The required output is the exact run of lines below that opens at the line with "A plant engineer" and closes at the line with "The incident timeline".
-*-
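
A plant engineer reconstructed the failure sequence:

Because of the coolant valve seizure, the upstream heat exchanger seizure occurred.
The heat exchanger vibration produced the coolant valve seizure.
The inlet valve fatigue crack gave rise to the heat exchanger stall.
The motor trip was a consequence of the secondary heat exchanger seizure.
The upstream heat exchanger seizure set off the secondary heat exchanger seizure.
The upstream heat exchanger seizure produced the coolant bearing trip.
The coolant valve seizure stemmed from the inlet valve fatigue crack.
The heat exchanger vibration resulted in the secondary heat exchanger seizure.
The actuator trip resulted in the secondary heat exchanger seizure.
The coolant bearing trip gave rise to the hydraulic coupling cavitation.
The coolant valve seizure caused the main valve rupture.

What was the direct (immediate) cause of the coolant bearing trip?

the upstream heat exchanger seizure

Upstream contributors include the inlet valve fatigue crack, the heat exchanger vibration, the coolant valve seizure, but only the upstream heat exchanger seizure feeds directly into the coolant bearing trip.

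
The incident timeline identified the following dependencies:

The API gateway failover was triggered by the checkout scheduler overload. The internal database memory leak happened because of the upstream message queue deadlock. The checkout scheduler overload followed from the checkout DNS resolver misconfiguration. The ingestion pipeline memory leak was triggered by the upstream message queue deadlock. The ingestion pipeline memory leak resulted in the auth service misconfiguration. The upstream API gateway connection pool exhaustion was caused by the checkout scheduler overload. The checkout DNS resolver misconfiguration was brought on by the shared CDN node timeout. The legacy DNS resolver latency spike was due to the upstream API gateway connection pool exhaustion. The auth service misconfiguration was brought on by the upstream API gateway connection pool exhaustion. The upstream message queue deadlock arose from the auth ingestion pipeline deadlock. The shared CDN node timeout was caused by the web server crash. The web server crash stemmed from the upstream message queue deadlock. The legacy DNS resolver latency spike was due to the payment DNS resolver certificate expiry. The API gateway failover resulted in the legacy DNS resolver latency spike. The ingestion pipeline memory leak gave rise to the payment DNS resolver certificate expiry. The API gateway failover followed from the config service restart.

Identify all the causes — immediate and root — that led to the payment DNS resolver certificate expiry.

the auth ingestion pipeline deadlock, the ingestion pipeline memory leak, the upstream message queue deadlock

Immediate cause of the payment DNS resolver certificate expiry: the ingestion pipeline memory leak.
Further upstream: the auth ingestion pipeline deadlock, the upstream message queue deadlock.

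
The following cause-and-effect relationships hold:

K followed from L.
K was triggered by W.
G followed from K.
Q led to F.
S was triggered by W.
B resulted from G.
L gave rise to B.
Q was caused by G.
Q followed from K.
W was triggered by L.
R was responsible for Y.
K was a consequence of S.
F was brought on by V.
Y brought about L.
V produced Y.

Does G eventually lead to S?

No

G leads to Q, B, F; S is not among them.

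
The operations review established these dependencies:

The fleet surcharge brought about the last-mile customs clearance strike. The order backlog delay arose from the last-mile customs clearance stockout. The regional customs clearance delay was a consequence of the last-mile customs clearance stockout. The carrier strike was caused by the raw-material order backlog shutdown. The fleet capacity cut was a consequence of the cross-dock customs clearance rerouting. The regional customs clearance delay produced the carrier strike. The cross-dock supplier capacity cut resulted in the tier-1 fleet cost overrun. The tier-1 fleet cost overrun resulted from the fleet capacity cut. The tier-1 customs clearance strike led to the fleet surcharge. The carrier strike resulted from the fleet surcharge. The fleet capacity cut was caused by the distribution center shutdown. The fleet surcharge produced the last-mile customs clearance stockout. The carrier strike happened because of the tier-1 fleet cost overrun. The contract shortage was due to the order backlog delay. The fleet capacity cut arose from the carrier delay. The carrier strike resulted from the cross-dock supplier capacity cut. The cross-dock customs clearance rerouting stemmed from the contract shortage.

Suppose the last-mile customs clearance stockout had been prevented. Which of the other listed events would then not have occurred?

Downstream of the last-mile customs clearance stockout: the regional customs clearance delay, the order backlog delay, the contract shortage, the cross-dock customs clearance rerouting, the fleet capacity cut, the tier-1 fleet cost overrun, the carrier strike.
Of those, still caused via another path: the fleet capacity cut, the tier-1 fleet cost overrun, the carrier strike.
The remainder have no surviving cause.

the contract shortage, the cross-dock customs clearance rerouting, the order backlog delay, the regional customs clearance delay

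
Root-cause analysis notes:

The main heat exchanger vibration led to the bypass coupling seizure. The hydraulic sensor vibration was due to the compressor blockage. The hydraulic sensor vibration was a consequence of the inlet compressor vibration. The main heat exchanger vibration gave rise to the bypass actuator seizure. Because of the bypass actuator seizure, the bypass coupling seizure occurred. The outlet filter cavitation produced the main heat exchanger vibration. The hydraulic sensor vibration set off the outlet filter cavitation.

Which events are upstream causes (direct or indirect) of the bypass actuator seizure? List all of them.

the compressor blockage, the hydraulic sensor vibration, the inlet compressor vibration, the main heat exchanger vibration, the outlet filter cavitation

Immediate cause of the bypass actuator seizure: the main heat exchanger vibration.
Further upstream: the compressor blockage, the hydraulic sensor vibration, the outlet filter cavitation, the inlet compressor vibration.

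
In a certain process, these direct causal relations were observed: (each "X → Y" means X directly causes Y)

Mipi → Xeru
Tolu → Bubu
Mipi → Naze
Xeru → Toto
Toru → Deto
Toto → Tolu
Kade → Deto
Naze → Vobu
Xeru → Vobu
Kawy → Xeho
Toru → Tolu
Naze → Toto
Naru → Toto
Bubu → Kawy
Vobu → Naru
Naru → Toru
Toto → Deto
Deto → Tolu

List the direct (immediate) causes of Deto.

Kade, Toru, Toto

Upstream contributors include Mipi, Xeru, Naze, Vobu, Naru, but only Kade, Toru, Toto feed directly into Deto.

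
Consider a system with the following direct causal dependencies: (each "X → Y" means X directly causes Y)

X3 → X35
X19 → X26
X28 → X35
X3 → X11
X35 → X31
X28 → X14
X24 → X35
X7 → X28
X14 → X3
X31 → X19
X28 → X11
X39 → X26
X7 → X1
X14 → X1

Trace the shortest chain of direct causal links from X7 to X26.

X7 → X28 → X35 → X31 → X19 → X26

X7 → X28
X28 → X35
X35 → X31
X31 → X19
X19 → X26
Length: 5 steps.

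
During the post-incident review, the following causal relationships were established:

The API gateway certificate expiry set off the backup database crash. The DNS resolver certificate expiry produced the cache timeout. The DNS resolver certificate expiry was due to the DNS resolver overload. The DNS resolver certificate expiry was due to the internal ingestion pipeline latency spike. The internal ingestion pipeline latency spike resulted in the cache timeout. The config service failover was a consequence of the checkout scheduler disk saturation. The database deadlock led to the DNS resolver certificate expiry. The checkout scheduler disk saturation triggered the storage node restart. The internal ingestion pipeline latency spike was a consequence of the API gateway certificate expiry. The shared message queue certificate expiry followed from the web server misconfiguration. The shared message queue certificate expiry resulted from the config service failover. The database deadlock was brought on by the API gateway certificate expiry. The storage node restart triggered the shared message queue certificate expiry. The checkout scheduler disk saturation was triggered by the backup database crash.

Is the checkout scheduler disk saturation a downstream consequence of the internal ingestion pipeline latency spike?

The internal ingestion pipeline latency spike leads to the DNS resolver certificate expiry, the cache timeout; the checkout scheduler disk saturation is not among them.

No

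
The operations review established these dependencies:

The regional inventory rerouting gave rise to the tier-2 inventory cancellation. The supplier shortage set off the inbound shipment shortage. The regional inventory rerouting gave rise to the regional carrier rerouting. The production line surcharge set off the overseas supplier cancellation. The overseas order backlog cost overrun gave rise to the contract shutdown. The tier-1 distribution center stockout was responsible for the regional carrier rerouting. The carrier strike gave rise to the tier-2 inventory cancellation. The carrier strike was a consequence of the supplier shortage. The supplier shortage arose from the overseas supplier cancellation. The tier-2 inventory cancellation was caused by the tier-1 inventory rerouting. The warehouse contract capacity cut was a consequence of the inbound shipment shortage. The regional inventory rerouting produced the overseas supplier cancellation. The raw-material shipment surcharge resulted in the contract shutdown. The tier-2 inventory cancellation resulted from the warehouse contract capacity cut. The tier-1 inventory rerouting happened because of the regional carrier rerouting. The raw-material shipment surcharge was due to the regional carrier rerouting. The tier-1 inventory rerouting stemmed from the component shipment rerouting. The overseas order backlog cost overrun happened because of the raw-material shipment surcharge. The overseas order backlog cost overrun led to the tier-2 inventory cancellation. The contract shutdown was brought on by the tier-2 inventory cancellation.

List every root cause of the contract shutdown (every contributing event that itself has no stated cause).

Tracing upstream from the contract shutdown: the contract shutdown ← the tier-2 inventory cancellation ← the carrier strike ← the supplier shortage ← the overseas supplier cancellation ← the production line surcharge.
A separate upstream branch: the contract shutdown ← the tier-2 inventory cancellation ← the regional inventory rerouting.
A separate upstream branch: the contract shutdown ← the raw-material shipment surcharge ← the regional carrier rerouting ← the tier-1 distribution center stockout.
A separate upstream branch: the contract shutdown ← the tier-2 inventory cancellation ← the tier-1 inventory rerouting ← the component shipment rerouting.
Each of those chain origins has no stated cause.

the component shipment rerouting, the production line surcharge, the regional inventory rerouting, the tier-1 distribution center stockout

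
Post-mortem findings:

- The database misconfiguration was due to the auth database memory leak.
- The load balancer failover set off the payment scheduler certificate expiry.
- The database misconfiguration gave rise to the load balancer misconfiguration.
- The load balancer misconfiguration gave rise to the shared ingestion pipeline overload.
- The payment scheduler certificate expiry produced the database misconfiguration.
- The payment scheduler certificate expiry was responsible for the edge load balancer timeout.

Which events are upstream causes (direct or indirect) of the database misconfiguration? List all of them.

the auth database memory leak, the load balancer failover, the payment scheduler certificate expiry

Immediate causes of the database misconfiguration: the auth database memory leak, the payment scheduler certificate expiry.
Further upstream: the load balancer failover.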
-*-
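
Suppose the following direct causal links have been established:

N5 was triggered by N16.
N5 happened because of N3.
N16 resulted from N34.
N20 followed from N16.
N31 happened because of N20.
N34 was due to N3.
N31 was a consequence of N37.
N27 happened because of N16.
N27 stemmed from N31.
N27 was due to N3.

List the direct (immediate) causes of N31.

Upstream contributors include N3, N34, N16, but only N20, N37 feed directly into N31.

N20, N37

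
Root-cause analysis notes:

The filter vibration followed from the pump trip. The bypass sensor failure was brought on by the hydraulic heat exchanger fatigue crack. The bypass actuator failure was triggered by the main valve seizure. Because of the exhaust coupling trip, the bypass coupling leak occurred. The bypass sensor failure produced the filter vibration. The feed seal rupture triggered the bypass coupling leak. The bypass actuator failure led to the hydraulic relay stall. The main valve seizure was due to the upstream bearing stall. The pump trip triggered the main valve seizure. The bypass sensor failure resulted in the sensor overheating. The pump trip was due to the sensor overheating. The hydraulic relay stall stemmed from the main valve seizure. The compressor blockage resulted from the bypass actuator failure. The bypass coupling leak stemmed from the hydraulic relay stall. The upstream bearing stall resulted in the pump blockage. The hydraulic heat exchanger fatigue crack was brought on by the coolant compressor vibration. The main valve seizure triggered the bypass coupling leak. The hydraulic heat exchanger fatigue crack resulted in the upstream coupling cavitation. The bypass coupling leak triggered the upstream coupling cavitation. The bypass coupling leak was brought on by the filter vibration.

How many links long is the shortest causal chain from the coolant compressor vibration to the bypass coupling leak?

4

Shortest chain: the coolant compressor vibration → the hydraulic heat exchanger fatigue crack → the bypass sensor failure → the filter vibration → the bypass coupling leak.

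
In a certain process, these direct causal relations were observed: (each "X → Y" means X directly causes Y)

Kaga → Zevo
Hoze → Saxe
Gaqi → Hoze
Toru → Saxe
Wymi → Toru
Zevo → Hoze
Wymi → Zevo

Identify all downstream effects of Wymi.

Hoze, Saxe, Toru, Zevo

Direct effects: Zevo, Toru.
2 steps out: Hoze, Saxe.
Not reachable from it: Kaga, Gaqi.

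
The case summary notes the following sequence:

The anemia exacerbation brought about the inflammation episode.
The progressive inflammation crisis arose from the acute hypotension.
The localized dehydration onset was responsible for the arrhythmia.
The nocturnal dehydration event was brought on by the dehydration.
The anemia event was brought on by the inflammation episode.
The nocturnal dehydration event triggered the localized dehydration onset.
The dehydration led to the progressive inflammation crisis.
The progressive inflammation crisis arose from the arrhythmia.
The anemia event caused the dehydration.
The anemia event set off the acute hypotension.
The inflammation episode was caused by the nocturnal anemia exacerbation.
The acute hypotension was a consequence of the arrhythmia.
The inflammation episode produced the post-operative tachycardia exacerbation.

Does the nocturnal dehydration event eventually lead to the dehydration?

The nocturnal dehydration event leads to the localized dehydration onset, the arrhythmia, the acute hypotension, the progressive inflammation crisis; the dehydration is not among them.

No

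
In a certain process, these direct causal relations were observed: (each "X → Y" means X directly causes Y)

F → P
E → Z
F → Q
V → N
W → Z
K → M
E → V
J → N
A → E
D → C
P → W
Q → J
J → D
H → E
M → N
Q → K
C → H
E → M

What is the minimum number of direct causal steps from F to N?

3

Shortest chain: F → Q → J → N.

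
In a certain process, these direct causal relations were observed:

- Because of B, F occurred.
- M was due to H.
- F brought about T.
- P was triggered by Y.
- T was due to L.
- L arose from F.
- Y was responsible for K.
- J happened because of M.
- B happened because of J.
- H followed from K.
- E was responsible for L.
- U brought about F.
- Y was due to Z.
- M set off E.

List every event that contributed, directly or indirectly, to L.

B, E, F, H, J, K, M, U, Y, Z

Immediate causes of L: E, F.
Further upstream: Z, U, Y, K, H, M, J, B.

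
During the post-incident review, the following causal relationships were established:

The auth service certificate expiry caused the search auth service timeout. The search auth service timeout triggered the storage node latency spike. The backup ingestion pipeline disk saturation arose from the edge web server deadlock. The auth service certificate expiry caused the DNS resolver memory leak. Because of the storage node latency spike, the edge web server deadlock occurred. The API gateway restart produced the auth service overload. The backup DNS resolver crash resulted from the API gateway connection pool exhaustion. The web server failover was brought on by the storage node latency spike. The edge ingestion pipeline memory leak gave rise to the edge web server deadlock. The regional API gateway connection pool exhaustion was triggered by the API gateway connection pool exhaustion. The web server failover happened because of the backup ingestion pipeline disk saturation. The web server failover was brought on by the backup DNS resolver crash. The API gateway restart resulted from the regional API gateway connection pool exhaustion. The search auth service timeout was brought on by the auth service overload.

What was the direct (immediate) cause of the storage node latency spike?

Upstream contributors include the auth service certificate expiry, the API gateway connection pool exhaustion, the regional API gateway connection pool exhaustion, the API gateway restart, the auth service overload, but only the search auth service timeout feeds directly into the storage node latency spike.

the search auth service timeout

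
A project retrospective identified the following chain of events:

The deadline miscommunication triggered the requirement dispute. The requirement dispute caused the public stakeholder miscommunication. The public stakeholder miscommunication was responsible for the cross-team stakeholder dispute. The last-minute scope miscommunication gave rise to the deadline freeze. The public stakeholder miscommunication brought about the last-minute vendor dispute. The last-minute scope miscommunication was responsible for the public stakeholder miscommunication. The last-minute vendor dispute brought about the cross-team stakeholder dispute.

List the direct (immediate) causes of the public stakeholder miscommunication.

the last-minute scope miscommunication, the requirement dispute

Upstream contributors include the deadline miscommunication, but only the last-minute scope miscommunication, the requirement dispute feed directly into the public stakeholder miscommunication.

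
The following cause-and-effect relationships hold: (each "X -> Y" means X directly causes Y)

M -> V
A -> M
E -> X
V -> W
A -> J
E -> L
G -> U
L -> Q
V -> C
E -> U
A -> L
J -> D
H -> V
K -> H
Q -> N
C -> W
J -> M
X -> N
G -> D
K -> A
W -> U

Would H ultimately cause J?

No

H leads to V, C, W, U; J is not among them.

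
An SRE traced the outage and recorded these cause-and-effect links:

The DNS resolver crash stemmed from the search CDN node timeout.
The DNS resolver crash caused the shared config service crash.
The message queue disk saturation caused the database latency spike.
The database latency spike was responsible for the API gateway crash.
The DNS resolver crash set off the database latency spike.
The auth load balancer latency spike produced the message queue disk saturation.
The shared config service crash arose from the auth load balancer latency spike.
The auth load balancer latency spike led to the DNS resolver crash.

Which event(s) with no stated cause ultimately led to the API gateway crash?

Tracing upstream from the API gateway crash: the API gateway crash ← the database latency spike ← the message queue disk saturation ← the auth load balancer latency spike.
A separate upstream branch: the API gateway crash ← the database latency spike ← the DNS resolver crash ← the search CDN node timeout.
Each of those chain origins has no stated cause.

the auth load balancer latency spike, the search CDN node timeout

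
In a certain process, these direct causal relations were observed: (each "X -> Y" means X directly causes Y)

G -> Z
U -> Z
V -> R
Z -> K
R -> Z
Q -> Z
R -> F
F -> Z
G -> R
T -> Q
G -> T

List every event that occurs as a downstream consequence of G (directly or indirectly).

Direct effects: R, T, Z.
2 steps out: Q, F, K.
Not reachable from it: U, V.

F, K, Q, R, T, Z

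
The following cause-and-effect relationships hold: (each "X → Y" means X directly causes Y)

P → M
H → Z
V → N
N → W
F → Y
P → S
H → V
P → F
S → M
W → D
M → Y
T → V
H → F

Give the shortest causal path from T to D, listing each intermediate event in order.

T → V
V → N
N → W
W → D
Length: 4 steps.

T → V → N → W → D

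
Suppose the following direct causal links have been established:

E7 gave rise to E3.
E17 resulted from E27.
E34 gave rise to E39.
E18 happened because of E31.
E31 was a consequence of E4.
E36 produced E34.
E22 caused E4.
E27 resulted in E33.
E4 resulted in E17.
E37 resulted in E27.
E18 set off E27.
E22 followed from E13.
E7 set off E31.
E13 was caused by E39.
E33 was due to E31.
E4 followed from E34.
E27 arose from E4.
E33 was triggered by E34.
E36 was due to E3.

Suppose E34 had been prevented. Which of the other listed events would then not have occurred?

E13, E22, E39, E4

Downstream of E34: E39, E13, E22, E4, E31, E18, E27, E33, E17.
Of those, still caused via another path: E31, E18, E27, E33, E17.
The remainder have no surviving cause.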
-*-
**THE COMPLETED TASK**
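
A plant engineer reconstructed the failure sequence:

Because of the coolant valve seizure, the upstream heat exchanger seizure occurred.
The heat exchanger vibration produced the coolant valve seizure.
The inlet valve fatigue crack gave rise to the heat exchanger stall.
The motor trip was a consequence of the secondary heat exchanger seizure.
The upstream heat exchanger seizure set off the secondary heat exchanger seizure.
The upstream heat exchanger seizure produced the coolant bearing trip.
The coolant valve seizure stemmed from the inlet valve fatigue crack.
The heat exchanger vibration resulted in the secondary heat exchanger seizure.
The actuator trip resulted in the secondary heat exchanger seizure.
The coolant bearing trip gave rise to the hydraulic coupling cavitation.
The coolant valve seizure caused the main valve rupture.

What was the direct (immediate) cause of the coolant bearing trip?

the upstream heat exchanger seizure

Upstream contributors include the inlet valve fatigue crack, the heat exchanger vibration, the coolant valve seizure, but only the upstream heat exchanger seizure feeds directly into the coolant bearing trip.

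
The incident timeline identified the following dependencies: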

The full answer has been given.